EXERCISE BRIEF » Under this task are some entries; return every one of them exactly.

SUPPLIED MATERIAL »
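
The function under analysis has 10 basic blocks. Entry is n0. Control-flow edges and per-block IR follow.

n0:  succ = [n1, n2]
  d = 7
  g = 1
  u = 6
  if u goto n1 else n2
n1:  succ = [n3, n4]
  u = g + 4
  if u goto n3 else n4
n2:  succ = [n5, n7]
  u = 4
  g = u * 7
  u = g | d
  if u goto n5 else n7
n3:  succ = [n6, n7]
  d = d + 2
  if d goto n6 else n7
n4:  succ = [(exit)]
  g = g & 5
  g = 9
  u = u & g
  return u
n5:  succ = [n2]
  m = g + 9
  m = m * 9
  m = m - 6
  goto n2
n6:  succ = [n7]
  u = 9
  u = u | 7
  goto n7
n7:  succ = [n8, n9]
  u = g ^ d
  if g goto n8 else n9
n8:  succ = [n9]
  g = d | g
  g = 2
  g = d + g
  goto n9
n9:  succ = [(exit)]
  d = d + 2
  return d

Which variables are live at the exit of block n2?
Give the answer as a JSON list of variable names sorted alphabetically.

Answer: ["d", "g"]

Analysis:
def/use:
  n0: {d,g,u} / ∅
  n1: {u} / {g}
  n2: {g,u} / {d}
  n3: {d} / {d}
  n4: {g,u} / {g,u}
  n5: {m} / {g}
  n6: {u} / ∅
  n7: {u} / {d,g}
  n8: {g} / {d,g}
  n9: {d} / {d}

Liveness:
  n0 li=∅ lo={d,g}
  n1 li={d,g} lo={d,g,u}
  n2 li={d} lo={d,g}
  n3 li={d,g} lo={d,g}
  n4 li={g,u} lo=∅
  n5 li={d,g} lo={d}
  n6 li={d,g} lo={d,g}
  n7 li={d,g} lo={d,g}
  n8 li={d,g} lo={d}
  n9 li={d} lo=∅

live-out(n2) = ["d", "g"]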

RESULT BELOW »
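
The function under analysis has 10 basic blocks. Entry is n0. Control-flow edges and per-block IR follow.

n0:  succ = [n1, n2]
  d = 7
  g = 1
  u = 6
  if u goto n1 else n2
n1:  succ = [n3, n4]
  u = g + 4
  if u goto n3 else n4
n2:  succ = [n5, n7]
  u = 4
  g = u * 7
  u = g | d
  if u goto n5 else n7
n3:  succ = [n6, n7]
  d = d + 2
  if d goto n6 else n7
n4:  succ = [(exit)]
  g = g & 5
  g = 9
  u = u & g
  return u
n5:  succ = [n2]
  m = g + 9
  m = m * 9
  m = m - 6
  goto n2
n6:  succ = [n7]
  u = 9
  u = u | 7
  goto n7
n7:  succ = [n8, n9]
  u = g ^ d
  if g goto n8 else n9
n8:  succ = [n9]
  g = d | g
  g = 2
  g = d + g
  goto n9
n9:  succ = [(exit)]
  d = d + 2
  return d

Which variables are live at the exit of block n2?
Give the answer as a JSON list of variable names sorted alphabetically.

Answer: ["d", "g"]

Analysis:
def/use:
  n0: {d,g,u} / ∅
  n1: {u} / {g}
  n2: {g,u} / {d}
  n3: {d} / {d}
  n4: {g,u} / {g,u}
  n5: {m} / {g}
  n6: {u} / ∅
  n7: {u} / {d,g}
  n8: {g} / {d,g}
  n9: {d} / {d}

Liveness:
  n0 li=∅ lo={d,g}
  n1 li={d,g} lo={d,g,u}
  n2 li={d} lo={d,g}
  n3 li={d,g} lo={d,g}
  n4 li={g,u} lo=∅
  n5 li={d,g} lo={d}
  n6 li={d,g} lo={d,g}
  n7 li={d,g} lo={d,g}
  n8 li={d,g} lo={d}
  n9 li={d} lo=∅

live-out(n2) = ["d", "g"]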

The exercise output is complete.